— Task to carry out —
Your task is to copy the stretch of lines in the records below that begins with the line containing "The grid has" and ends with the line containing "Program: R F2 L F5 F2 F5 R F2 F2", exactly as written, with nothing added.

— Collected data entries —
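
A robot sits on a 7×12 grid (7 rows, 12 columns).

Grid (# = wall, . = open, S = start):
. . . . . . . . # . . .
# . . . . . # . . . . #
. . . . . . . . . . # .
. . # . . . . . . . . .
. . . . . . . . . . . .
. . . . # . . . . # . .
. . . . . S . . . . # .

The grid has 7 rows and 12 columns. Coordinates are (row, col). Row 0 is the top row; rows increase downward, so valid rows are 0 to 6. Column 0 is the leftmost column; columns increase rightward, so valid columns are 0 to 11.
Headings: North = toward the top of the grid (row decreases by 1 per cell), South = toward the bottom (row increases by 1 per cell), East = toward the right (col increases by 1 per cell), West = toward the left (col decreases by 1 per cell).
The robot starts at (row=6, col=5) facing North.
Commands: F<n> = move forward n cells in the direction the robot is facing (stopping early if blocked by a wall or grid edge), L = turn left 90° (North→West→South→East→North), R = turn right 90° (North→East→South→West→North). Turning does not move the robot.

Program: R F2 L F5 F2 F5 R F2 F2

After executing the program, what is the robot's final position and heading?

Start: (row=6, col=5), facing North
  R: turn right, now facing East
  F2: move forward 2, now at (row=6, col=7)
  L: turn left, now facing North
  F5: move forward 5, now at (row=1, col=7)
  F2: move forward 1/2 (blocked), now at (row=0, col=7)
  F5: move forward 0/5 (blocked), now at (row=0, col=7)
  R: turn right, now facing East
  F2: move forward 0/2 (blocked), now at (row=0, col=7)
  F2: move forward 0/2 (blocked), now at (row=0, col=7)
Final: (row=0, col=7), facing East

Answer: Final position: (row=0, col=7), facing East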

— Task solution —
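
The grid has 7 rows and 12 columns. Coordinates are (row, col). Row 0 is the top row; rows increase downward, so valid rows are 0 to 6. Column 0 is the leftmost column; columns increase rightward, so valid columns are 0 to 11.
Headings: North = toward the top of the grid (row decreases by 1 per cell), South = toward the bottom (row increases by 1 per cell), East = toward the right (col increases by 1 per cell), West = toward the left (col decreases by 1 per cell).
The robot starts at (row=6, col=5) facing North.
Commands: F<n> = move forward n cells in the direction the robot is facing (stopping early if blocked by a wall or grid edge), L = turn left 90° (North→West→South→East→North), R = turn right 90° (North→East→South→West→North). Turning does not move the robot.

Program: R F2 L F5 F2 F5 R F2 F2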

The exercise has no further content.